**WHAT IS NEEDED**:
Check the records below line by line, and report how many lines include the string "scores". No other words are needed.

**DATA SUPPLIED**:

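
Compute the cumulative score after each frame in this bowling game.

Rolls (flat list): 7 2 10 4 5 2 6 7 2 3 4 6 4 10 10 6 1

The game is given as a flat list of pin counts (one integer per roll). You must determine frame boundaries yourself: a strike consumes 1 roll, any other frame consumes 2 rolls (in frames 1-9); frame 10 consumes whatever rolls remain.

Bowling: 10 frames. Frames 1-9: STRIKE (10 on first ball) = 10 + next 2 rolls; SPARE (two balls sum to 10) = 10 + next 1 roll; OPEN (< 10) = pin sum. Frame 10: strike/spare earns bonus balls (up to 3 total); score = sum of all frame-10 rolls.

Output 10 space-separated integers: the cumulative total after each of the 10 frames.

Answer: 9 28 37 45 54 61 81 107 124 131

Derivation:
Frame 1: OPEN (7+2=9). Cumulative: 9
Frame 2: STRIKE. 10 + next two rolls (4+5) = 19. Cumulative: 28
Frame 3: OPEN (4+5=9). Cumulative: 37
Frame 4: OPEN (2+6=8). Cumulative: 45
Frame 5: OPEN (7+2=9). Cumulative: 54
Frame 6: OPEN (3+4=7). Cumulative: 61
Frame 7: SPARE (6+4=10). 10 + next roll (10) = 20. Cumulative: 81
Frame 8: STRIKE. 10 + next two rolls (10+6) = 26. Cumulative: 107
Frame 9: STRIKE. 10 + next two rolls (6+1) = 17. Cumulative: 124
Frame 10: OPEN. Sum of all frame-10 rolls (6+1) = 7. Cumulative: 131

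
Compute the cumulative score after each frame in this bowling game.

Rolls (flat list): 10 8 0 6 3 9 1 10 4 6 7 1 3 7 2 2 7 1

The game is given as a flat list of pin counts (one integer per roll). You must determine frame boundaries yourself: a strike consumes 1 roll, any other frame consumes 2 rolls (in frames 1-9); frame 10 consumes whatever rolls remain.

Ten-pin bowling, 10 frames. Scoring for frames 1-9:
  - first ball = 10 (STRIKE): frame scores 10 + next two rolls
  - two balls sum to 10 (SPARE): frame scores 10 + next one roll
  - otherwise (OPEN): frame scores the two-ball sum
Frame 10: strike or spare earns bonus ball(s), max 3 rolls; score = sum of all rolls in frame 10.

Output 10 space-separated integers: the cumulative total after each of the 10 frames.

Answer: 18 26 35 55 75 92 100 112 116 124

Derivation:
Frame 1: STRIKE. 10 + next two rolls (8+0) = 18. Cumulative: 18
Frame 2: OPEN (8+0=8). Cumulative: 26
Frame 3: OPEN (6+3=9). Cumulative: 35
Frame 4: SPARE (9+1=10). 10 + next roll (10) = 20. Cumulative: 55
Frame 5: STRIKE. 10 + next two rolls (4+6) = 20. Cumulative: 75
Frame 6: SPARE (4+6=10). 10 + next roll (7) = 17. Cumulative: 92
Frame 7: OPEN (7+1=8). Cumulative: 100
Frame 8: SPARE (3+7=10). 10 + next roll (2) = 12. Cumulative: 112
Frame 9: OPEN (2+2=4). Cumulative: 116
Frame 10: OPEN. Sum of all frame-10 rolls (7+1) = 8. Cumulative: 124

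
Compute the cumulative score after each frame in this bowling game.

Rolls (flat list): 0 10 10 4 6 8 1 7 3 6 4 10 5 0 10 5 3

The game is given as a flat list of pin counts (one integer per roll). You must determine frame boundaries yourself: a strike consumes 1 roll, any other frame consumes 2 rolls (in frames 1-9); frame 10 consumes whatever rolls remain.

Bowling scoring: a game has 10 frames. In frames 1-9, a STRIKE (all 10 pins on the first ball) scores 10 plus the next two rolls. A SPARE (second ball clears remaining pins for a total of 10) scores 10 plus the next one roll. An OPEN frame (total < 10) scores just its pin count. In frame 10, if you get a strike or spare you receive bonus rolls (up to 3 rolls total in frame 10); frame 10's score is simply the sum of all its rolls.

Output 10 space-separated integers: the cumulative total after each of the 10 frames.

Answer: 20 40 58 67 83 103 118 123 141 149

Derivation:
Frame 1: SPARE (0+10=10). 10 + next roll (10) = 20. Cumulative: 20
Frame 2: STRIKE. 10 + next two rolls (4+6) = 20. Cumulative: 40
Frame 3: SPARE (4+6=10). 10 + next roll (8) = 18. Cumulative: 58
Frame 4: OPEN (8+1=9). Cumulative: 67
Frame 5: SPARE (7+3=10). 10 + next roll (6) = 16. Cumulative: 83
Frame 6: SPARE (6+4=10). 10 + next roll (10) = 20. Cumulative: 103
Frame 7: STRIKE. 10 + next two rolls (5+0) = 15. Cumulative: 118
Frame 8: OPEN (5+0=5). Cumulative: 123
Frame 9: STRIKE. 10 + next two rolls (5+3) = 18. Cumulative: 141
Frame 10: OPEN. Sum of all frame-10 rolls (5+3) = 8. Cumulative: 149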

**RESULT OF THE EXERCISE**:
4